## Problem details
Take the data that follows and return it exactly.

## Data listing
------
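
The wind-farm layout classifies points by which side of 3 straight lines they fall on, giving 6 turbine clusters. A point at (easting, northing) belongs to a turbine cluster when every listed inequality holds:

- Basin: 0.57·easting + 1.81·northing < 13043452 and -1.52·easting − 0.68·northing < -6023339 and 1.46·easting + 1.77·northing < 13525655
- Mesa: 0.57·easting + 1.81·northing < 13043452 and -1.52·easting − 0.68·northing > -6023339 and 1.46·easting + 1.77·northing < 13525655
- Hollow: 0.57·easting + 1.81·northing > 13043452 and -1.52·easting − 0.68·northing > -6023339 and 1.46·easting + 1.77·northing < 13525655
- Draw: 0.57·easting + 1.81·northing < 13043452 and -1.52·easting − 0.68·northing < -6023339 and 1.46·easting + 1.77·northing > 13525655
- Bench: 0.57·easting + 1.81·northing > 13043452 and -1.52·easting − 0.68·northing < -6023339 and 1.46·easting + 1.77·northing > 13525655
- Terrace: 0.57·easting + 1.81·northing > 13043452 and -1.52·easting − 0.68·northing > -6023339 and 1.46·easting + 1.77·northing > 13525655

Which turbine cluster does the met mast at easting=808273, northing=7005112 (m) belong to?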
------
## Written response
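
The wind-farm layout classifies points by which side of 3 straight lines they fall on, giving 6 turbine clusters. A point at (easting, northing) belongs to a turbine cluster when every listed inequality holds:

- Basin: 0.57·easting + 1.81·northing < 13043452 and -1.52·easting − 0.68·northing < -6023339 and 1.46·easting + 1.77·northing < 13525655
- Mesa: 0.57·easting + 1.81·northing < 13043452 and -1.52·easting − 0.68·northing > -6023339 and 1.46·easting + 1.77·northing < 13525655
- Hollow: 0.57·easting + 1.81·northing > 13043452 and -1.52·easting − 0.68·northing > -6023339 and 1.46·easting + 1.77·northing < 13525655
- Draw: 0.57·easting + 1.81·northing < 13043452 and -1.52·easting − 0.68·northing < -6023339 and 1.46·easting + 1.77·northing > 13525655
- Bench: 0.57·easting + 1.81·northing > 13043452 and -1.52·easting − 0.68·northing < -6023339 and 1.46·easting + 1.77·northing > 13525655
- Terrace: 0.57·easting + 1.81·northing > 13043452 and -1.52·easting − 0.68·northing > -6023339 and 1.46·easting + 1.77·northing > 13525655

Which turbine cluster does the met mast at easting=808273, northing=7005112 (m) belong to?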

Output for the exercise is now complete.